INPUT
Start of Block
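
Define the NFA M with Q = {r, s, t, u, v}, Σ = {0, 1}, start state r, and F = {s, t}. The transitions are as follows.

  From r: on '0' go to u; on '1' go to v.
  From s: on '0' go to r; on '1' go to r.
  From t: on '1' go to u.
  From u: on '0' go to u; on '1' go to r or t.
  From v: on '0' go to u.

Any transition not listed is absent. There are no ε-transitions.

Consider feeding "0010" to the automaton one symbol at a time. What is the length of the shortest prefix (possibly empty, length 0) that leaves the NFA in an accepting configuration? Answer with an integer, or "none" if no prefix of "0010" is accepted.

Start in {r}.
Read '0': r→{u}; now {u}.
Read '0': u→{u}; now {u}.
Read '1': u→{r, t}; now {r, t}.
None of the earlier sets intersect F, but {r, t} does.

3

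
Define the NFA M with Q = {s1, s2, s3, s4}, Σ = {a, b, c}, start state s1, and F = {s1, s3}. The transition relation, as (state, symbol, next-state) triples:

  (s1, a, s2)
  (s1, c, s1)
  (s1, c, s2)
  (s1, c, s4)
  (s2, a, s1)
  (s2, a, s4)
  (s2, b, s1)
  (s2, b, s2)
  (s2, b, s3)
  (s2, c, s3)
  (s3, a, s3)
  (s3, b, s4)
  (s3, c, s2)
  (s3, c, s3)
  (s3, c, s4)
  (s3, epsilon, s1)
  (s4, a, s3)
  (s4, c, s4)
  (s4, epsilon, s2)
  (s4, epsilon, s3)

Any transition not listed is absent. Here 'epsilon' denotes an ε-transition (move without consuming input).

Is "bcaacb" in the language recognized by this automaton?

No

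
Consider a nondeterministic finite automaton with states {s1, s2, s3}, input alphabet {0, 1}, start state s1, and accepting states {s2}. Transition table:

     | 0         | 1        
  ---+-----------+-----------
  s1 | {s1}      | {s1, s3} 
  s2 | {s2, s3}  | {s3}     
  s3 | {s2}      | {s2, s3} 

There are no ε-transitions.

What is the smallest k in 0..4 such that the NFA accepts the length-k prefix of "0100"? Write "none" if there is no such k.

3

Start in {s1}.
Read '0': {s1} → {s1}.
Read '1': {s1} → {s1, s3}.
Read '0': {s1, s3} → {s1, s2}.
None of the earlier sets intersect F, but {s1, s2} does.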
End of Block
Start of Block
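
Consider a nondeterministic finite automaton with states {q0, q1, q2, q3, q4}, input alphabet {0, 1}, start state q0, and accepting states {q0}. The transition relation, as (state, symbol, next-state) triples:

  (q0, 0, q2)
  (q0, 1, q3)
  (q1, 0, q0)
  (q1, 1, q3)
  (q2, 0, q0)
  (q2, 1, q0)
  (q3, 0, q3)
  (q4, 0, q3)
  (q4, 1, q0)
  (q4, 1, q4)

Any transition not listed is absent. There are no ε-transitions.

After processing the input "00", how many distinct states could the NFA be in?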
End of Block
Start of Block
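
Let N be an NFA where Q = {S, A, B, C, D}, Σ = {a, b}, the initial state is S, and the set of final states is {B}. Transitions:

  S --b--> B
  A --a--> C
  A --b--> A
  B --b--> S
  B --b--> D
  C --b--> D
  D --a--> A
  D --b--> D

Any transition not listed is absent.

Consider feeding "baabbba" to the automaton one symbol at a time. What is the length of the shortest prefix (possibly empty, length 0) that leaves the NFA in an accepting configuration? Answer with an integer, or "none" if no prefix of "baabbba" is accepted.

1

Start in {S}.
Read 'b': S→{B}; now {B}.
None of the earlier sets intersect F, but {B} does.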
End of Block
WHAT THIS TASK INVOLVES
Look through the data above for the word "epsilon". Report each line where it occurs.

FINAL ANSWER
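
  (s3, epsilon, s1)
  (s4, epsilon, s2)
  (s4, epsilon, s3)
Any transition not listed is absent. Here 'epsilon' denotes an ε-transition (move without consuming input).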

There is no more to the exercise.